# Available records
>>

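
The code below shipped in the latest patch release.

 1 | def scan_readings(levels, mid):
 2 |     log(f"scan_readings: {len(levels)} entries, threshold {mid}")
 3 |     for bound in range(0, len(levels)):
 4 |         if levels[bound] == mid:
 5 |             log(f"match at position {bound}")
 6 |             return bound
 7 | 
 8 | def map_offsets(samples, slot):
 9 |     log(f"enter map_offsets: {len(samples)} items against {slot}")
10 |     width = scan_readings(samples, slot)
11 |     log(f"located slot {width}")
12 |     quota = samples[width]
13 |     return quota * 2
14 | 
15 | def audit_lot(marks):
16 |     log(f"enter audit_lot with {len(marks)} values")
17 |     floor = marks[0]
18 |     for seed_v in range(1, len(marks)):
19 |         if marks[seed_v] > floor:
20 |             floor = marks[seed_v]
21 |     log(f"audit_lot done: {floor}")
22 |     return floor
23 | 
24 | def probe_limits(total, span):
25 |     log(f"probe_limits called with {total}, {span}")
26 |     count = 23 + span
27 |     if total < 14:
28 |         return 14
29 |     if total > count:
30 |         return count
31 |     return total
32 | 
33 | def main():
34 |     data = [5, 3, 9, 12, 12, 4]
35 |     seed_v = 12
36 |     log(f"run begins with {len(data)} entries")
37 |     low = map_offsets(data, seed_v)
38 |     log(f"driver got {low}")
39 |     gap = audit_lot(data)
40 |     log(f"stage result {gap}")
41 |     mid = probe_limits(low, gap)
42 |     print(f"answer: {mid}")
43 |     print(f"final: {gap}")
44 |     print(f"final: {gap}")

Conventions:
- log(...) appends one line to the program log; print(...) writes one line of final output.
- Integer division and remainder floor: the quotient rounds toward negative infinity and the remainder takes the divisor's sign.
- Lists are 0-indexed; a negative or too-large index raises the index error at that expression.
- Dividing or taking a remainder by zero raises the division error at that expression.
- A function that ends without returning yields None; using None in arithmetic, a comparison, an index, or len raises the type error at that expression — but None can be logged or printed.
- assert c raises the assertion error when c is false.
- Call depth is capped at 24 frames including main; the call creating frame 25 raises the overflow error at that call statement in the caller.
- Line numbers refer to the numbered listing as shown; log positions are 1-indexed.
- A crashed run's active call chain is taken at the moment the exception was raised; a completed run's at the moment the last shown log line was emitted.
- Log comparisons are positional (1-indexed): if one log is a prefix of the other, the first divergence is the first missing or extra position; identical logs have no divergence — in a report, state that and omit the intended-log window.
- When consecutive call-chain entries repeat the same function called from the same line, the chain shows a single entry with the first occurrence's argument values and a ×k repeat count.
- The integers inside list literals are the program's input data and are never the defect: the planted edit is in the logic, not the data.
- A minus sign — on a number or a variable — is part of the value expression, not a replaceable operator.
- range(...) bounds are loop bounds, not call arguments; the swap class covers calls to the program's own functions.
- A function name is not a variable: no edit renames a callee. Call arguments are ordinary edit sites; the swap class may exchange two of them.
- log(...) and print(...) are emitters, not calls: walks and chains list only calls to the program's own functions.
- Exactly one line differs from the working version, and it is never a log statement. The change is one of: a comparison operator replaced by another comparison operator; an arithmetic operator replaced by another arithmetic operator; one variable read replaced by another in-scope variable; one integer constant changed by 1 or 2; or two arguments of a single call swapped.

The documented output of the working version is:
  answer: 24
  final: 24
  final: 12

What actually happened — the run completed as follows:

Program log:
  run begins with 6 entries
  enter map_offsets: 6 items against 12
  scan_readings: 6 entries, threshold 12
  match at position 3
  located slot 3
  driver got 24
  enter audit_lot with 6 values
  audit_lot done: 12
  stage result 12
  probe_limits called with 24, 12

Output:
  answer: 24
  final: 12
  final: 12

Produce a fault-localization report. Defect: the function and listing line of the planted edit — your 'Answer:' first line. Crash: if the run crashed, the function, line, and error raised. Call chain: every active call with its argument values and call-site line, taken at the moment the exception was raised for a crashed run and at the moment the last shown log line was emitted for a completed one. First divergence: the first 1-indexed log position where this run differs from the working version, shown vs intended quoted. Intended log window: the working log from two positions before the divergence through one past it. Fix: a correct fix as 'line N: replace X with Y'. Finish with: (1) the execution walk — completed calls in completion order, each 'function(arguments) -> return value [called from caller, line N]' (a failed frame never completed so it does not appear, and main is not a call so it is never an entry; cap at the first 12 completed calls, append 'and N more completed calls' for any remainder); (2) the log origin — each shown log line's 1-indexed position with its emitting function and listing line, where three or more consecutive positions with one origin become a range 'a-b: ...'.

Answer: the defect is in main at line 43.
Key fact: Log streams are identical — the defect surfaces only in the printed output.
Call chain: main -> probe_limits(24, 12) (called at line 41).
First divergence: none; the two logs match at every position.
Execution walk:
  scan_readings([5, 3, 9, 12, 12, 4], 12) -> 3  [called from map_offsets, line 10]
  map_offsets([5, 3, 9, 12, 12, 4], 12) -> 24  [called from main, line 37]
  audit_lot([5, 3, 9, 12, 12, 4]) -> 12  [called from main, line 39]
  probe_limits(24, 12) -> 24  [called from main, line 41]
Log line origins:
  1: logged in main at line 36
  2: logged in map_offsets at line 9
  3: logged in scan_readings at line 2
  4: logged in scan_readings at line 5
  5: logged in map_offsets at line 11
  6: logged in main at line 38
  7: logged in audit_lot at line 16
  8: logged in audit_lot at line 21
  9: logged in main at line 40
  10: logged in probe_limits at line 25
A correct fix: line 43: replace `gap` with `low`.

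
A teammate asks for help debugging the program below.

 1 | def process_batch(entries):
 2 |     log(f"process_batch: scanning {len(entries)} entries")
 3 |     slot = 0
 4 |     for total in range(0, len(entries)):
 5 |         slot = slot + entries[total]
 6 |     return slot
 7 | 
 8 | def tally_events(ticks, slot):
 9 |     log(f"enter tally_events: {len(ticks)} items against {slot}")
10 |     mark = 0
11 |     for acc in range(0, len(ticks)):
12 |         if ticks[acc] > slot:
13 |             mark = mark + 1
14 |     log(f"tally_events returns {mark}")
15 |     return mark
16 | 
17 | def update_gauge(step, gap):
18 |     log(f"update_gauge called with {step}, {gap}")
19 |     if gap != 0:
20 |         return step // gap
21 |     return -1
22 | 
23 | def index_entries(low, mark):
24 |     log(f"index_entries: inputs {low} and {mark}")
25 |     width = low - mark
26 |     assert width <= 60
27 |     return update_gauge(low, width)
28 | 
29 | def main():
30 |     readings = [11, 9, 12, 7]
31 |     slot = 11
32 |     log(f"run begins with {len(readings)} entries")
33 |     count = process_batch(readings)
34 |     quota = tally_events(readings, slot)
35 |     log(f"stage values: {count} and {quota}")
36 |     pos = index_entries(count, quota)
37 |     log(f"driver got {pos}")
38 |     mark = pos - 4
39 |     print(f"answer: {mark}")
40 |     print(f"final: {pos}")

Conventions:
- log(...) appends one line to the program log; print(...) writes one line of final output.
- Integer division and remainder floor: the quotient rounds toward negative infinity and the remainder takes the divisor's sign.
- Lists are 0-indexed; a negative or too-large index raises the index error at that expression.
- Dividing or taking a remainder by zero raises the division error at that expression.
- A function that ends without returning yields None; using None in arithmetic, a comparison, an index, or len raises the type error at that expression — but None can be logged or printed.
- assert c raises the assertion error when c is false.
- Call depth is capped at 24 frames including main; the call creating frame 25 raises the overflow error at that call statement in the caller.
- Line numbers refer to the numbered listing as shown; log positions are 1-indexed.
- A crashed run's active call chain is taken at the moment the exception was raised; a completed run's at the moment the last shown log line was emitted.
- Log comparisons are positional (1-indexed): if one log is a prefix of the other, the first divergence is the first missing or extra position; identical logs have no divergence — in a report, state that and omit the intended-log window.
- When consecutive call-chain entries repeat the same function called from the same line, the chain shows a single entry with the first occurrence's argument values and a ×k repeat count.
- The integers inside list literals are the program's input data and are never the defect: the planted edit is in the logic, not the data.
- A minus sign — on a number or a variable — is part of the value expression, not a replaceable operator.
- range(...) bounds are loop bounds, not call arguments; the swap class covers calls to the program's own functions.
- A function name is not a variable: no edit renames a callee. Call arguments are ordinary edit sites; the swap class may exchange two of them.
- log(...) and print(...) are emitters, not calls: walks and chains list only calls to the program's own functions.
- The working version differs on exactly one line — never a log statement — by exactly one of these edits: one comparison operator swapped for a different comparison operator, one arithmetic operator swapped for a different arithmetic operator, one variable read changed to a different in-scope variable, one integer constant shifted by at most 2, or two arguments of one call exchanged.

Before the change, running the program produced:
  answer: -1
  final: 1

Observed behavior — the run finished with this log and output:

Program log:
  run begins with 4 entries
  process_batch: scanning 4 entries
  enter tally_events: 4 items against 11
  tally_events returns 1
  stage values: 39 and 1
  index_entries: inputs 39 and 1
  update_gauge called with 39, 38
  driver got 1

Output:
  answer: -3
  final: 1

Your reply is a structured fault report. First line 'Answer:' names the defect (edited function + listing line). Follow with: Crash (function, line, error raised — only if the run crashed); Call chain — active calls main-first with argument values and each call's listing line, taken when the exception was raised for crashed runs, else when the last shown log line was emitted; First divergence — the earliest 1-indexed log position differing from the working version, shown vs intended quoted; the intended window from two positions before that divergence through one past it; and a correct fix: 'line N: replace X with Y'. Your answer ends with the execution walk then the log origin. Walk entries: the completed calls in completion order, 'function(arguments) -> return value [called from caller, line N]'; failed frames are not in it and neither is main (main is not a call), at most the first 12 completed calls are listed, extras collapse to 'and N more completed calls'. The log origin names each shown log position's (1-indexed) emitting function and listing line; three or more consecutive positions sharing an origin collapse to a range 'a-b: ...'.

Answer: the defect is in main at line 38.
Core observation: Log streams are identical — the defect surfaces only in the printed output.
Call chain: main.
First divergence: none (the log streams are identical).
Execution walk:
  process_batch([11, 9, 12, 7]) -> 39  [called from main, line 33]
  tally_events([11, 9, 12, 7], 11) -> 1  [called from main, line 34]
  update_gauge(39, 38) -> 1  [called from index_entries, line 27]
  index_entries(39, 1) -> 1  [called from main, line 36]
Log origin:
  1: emitted by main (line 32)
  2: emitted by process_batch (line 2)
  3: emitted by tally_events (line 9)
  4: emitted by tally_events (line 14)
  5: emitted by main (line 35)
  6: emitted by index_entries (line 24)
  7: emitted by update_gauge (line 18)
  8: emitted by main (line 37)
A correct fix: line 38: replace `4` with `2`.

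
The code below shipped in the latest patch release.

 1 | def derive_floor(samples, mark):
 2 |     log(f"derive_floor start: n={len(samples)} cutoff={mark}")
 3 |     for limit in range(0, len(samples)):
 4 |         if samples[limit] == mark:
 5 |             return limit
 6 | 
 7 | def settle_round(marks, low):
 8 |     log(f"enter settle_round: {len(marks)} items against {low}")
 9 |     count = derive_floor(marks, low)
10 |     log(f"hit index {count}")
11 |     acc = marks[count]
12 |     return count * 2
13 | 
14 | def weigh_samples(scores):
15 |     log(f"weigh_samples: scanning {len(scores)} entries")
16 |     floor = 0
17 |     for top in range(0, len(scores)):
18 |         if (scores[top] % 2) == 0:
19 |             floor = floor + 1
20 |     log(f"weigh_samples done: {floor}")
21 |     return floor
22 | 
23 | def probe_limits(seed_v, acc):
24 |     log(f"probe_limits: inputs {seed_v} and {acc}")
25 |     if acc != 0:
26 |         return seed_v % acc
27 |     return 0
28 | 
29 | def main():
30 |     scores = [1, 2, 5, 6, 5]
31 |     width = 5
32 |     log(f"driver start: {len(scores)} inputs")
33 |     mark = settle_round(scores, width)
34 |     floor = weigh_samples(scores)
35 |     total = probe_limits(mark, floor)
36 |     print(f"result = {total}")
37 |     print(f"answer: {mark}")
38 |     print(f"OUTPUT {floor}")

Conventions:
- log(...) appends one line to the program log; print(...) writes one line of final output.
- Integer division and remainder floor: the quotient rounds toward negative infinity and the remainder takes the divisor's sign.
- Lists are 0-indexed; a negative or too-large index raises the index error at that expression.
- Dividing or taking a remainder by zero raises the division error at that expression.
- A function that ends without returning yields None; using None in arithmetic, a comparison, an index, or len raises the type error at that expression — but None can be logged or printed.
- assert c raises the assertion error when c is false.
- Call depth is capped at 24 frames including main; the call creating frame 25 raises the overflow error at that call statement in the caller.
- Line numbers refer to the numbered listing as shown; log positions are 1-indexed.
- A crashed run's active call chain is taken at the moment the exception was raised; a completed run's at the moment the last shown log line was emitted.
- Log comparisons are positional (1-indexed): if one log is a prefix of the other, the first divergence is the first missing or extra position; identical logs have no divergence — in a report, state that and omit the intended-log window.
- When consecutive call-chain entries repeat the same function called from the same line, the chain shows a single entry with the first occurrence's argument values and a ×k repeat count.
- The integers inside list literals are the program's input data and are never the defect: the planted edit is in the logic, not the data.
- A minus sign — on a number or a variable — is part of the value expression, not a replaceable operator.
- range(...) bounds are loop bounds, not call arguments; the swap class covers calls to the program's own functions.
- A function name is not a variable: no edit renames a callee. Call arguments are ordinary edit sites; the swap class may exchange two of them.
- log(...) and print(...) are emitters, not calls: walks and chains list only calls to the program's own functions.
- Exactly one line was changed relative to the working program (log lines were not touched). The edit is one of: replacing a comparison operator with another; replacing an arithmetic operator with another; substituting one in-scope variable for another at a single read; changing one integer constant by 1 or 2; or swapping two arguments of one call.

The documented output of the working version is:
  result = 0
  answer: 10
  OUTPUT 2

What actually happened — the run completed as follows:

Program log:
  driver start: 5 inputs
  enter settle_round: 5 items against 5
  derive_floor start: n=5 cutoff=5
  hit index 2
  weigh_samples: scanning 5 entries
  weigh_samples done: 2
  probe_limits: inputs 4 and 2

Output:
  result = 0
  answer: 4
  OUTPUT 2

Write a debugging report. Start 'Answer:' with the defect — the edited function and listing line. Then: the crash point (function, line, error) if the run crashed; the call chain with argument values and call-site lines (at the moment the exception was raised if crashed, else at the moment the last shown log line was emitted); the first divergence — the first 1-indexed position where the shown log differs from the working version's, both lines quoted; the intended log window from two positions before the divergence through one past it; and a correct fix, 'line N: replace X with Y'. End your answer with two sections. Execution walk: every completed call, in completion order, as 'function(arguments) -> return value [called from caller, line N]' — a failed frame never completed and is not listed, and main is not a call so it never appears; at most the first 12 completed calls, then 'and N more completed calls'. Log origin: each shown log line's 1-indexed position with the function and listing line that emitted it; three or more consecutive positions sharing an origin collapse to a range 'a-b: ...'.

Answer: the defect is in settle_round at line 12.
Key observation: The log first diverges at position 7: the faulty run prints 'probe_limits: inputs 4 and 2' where the working version prints 'probe_limits: inputs 10 and 2'.
Call chain: main -> probe_limits(4, 2) (called at line 35).
First divergence: position 7 — the shown line 'probe_limits: inputs 4 and 2' should read 'probe_limits: inputs 10 and 2'.
Intended log window:
  5: weigh_samples: scanning 5 entries
  6: weigh_samples done: 2
  7: probe_limits: inputs 10 and 2
Execution walk:
  derive_floor([1, 2, 5, 6, 5], 5) -> 2  [called from settle_round, line 9]
  settle_round([1, 2, 5, 6, 5], 5) -> 4  [called from main, line 33]
  weigh_samples([1, 2, 5, 6, 5]) -> 2  [called from main, line 34]
  probe_limits(4, 2) -> 0  [called from main, line 35]
Log origins:
  1 — main, line 32
  2 — settle_round, line 8
  3 — derive_floor, line 2
  4 — settle_round, line 10
  5 — weigh_samples, line 15
  6 — weigh_samples, line 20
  7 — probe_limits, line 24
A correct fix: line 12: replace `count` with `acc`.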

<<

# Your instructions
From the records above, pull every line that has the string "threshold" and copy it.

# Exercise solution
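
 2 |     log(f"scan_readings: {len(levels)} entries, threshold {mid}")
  scan_readings: 6 entries, threshold 12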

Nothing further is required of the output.